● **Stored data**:

——————————

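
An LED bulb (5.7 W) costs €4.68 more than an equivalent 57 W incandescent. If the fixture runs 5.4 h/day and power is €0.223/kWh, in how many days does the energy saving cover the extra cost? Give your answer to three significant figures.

75.8 days

Power saved = 57 − 5.7 = 51.3 W
Daily energy saved = 51.3 W × 5.4 h = 277 Wh = 0.27702 kWh
Daily savings = 0.27702 × €0.223 = €0.0618
Payback = €4.68 / €0.0618 per day = 75.76 days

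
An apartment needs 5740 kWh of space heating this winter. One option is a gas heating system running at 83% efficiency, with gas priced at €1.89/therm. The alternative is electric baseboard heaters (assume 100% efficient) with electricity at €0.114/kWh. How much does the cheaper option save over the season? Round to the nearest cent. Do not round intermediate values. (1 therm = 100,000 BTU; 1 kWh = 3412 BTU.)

Heat load = 5740 kWh × 3412 = 19,584,880 BTU
Gas: input = 19,584,880 / 0.83 = 23,596,241 BTU = 236 therm → 236 × €1.89 = €445.97
Electric: 19,584,880 BTU / 3412 = 5,740 kWh → × €0.114 = €654.36
Difference = |€445.97 − €654.36| = €208.39

€208.39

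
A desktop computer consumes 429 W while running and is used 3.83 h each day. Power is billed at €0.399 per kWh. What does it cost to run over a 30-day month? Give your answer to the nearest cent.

€19.67

Energy = 429 W × 3.83 h/day × 30 days = 49,292 Wh = 49.29 kWh
Cost = 49.29 kWh × €0.399/kWh = €19.67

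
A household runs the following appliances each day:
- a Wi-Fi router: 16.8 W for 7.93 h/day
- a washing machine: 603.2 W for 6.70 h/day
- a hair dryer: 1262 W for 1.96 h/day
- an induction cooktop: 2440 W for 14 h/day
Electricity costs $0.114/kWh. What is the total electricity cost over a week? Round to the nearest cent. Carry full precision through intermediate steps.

Wi-Fi router: 16.8 W × 7.93 h × 7 d = 933 Wh = 0.9326 kWh
washing machine: 603.2 W × 6.70 h × 7 d = 28,290 Wh = 28.29 kWh
hair dryer: 1262 W × 1.96 h × 7 d = 17,315 Wh = 17.31 kWh
induction cooktop: 2440 W × 14 h × 7 d = 239,120 Wh = 239.1 kWh
Total energy = 0.9326 + 28.29 + 17.31 + 239.1 = 285.7 kWh
Cost = 285.7 kWh × $0.114 = $32.56

$32.56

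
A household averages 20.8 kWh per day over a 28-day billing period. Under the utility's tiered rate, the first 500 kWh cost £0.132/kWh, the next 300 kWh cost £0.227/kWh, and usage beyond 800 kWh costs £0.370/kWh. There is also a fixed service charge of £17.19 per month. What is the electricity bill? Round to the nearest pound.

£102

Usage = 20.8 kWh/day × 28 days = 582.4 kWh
First 500 kWh × £0.132 = £66.00
Next 82.4 kWh × £0.227 = £18.70
Remaining tier: 0 kWh (not reached)
Energy charge = £84.70; + service £17.19 = £101.89 ≈ £102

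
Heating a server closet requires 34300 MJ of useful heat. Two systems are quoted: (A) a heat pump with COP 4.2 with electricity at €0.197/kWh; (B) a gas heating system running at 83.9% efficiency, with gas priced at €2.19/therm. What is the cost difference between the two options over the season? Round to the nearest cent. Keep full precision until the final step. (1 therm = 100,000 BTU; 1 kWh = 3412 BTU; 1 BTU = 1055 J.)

€401.70

Heat load = 34300 MJ = 34,300,000,000 J / 1055 = 32,511,848 BTU
Gas: input = 32,511,848 / 0.839 = 38,750,713 BTU = 387.5 therm → 387.5 × €2.19 = €848.64
Heat pump: 32,511,848 BTU / 3412 = 9,529 kWh heat; / 4.2 = 2,269 kWh in → × €0.197 = €446.94
Difference = |€848.64 − €446.94| = €401.70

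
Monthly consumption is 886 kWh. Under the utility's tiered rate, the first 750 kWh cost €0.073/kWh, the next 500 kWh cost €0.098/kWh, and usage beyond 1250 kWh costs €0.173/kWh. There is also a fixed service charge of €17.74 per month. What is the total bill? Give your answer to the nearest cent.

First 750 kWh × €0.073 = €54.75
Next 136 kWh × €0.098 = €13.33
Remaining tier: 0 kWh (not reached)
Energy charge = €68.08; + service €17.74 = €85.82

€85.82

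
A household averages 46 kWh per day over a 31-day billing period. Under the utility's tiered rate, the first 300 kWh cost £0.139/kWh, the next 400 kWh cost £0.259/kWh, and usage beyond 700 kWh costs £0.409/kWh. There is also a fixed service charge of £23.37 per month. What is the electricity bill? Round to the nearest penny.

£465.60

Usage = 46 kWh/day × 31 days = 1426 kWh
First 300 kWh × £0.139 = £41.70
Next 400 kWh × £0.259 = £103.60
Remaining 726 kWh × £0.409 = £296.93
Energy charge = £442.23; + service £23.37 = £465.60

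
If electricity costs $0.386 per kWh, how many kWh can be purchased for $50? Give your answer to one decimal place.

129.5 kWh

$50 / $0.386 per kWh = 129.5 kWh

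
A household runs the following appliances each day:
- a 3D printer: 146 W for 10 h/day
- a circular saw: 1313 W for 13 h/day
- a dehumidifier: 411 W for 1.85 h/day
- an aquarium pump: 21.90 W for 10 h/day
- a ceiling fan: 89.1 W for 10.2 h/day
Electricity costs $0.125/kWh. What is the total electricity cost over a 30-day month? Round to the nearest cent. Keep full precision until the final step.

$76.56

3D printer: 146 W × 10 h × 30 d = 43,800 Wh = 43.8 kWh
circular saw: 1313 W × 13 h × 30 d = 512,070 Wh = 512.1 kWh
dehumidifier: 411 W × 1.85 h × 30 d = 22,810 Wh = 22.81 kWh
aquarium pump: 21.90 W × 10 h × 30 d = 6,570 Wh = 6.57 kWh
ceiling fan: 89.1 W × 10.2 h × 30 d = 27,265 Wh = 27.26 kWh
Total energy = 43.8 + 512.1 + 22.81 + 6.57 + 27.26 = 612.5 kWh
Cost = 612.5 kWh × $0.125 = $76.56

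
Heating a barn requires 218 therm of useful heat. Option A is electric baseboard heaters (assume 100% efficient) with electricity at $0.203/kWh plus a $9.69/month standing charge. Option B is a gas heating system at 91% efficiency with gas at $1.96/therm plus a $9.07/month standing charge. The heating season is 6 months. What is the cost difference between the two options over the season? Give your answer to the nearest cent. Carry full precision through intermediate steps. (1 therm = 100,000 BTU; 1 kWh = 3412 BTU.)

Heat load = 218 therm × 100,000 = 21,800,000 BTU
Gas: input = 21,800,000 / 0.91 = 23,956,044 BTU = 239.6 therm → 239.6 × $1.96 = $469.54; + 6 × $9.07 standing = $523.96
Electric: 21,800,000 BTU / 3412 = 6,389 kWh → × $0.203 = $1,297.01; + 6 × $9.69 standing = $1,355.15
Difference = |$523.96 − $1,355.15| = $831.19

$831.19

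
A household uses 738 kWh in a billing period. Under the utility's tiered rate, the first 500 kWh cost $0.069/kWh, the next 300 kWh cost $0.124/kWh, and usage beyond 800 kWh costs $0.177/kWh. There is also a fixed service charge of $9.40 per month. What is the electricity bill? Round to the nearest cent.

$73.41

First 500 kWh × $0.069 = $34.50
Next 238 kWh × $0.124 = $29.51
Remaining tier: 0 kWh (not reached)
Energy charge = $64.01; + service $9.40 = $73.41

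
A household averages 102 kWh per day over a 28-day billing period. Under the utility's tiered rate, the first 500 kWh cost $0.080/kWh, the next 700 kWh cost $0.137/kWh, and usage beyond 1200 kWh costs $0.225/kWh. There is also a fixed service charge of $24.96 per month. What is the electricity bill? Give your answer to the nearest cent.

$533.46

Usage = 102 kWh/day × 28 days = 2856 kWh
First 500 kWh × $0.080 = $40.00
Next 700 kWh × $0.137 = $95.90
Remaining 1656 kWh × $0.225 = $372.60
Energy charge = $508.50; + service $24.96 = $533.46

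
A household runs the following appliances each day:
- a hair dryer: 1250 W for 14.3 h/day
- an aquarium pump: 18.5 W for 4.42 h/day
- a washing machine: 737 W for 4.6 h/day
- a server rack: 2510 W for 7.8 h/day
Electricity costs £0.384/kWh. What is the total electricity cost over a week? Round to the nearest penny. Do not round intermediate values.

hair dryer: 1250 W × 14.3 h × 7 d = 125,125 Wh = 125.1 kWh
aquarium pump: 18.5 W × 4.42 h × 7 d = 572 Wh = 0.5724 kWh
washing machine: 737 W × 4.6 h × 7 d = 23,731 Wh = 23.73 kWh
server rack: 2510 W × 7.8 h × 7 d = 137,046 Wh = 137 kWh
Total energy = 125.1 + 0.5724 + 23.73 + 137 = 286.5 kWh
Cost = 286.5 kWh × £0.384 = £110.01

£110.01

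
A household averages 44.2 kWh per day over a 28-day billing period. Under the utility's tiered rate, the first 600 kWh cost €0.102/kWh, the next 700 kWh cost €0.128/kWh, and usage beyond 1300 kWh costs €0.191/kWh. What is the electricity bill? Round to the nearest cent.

Usage = 44.2 kWh/day × 28 days = 1237.6 kWh
First 600 kWh × €0.102 = €61.20
Next 637.6 kWh × €0.128 = €81.61
Remaining tier: 0 kWh (not reached)
Total = €142.81

€142.81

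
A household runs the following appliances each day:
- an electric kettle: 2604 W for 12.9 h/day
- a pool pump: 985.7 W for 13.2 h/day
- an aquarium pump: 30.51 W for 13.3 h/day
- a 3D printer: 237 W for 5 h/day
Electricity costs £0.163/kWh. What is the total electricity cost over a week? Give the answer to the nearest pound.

£55

electric kettle: 2604 W × 12.9 h × 7 d = 235,141 Wh = 235.1 kWh
pool pump: 985.7 W × 13.2 h × 7 d = 91,079 Wh = 91.08 kWh
aquarium pump: 30.51 W × 13.3 h × 7 d = 2,840 Wh = 2.84 kWh
3D printer: 237 W × 5 h × 7 d = 8,295 Wh = 8.295 kWh
Total energy = 235.1 + 91.08 + 2.84 + 8.295 = 337.4 kWh
Cost = 337.4 kWh × £0.163 = £54.99 ≈ £55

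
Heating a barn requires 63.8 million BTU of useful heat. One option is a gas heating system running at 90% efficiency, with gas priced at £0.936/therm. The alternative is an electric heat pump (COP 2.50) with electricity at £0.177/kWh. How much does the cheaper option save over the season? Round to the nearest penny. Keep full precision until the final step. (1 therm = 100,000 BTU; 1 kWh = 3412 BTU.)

Heat load = 63.8 × 10⁶ BTU = 63,800,000 BTU
Gas: input = 63,800,000 / 0.900 = 70,888,889 BTU = 708.9 therm → 708.9 × £0.936 = £663.52
Heat pump: 63,800,000 BTU / 3412 = 18,700 kWh heat; / 2.50 = 7,479 kWh in → × £0.177 = £1,323.87
Difference = |£663.52 − £1,323.87| = £660.35

£660.35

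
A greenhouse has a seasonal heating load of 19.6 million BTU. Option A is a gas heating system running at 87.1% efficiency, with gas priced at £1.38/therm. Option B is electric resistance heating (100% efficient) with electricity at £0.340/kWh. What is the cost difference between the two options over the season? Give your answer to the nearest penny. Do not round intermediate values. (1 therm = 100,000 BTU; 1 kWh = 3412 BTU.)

£1642.57

Heat load = 19.6 × 10⁶ BTU = 19,600,000 BTU
Gas: input = 19,600,000 / 0.871 = 22,502,870 BTU = 225 therm → 225 × £1.38 = £310.54
Electric: 19,600,000 BTU / 3412 = 5,744 kWh → × £0.340 = £1,953.11
Difference = |£310.54 − £1,953.11| = £1,642.57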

——————————

● **Activity**: Starting at the line above that contains "- a 3D printer: 146 W for 10 h/day", write out each line exactly until the line that contains "- a ceiling fan: 89.1 W for 10.2 h/day" has been written, and stop there.

● **Exercise output**:
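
- a 3D printer: 146 W for 10 h/day
- a circular saw: 1313 W for 13 h/day
- a dehumidifier: 411 W for 1.85 h/day
- an aquarium pump: 21.90 W for 10 h/day
- a ceiling fan: 89.1 W for 10.2 h/day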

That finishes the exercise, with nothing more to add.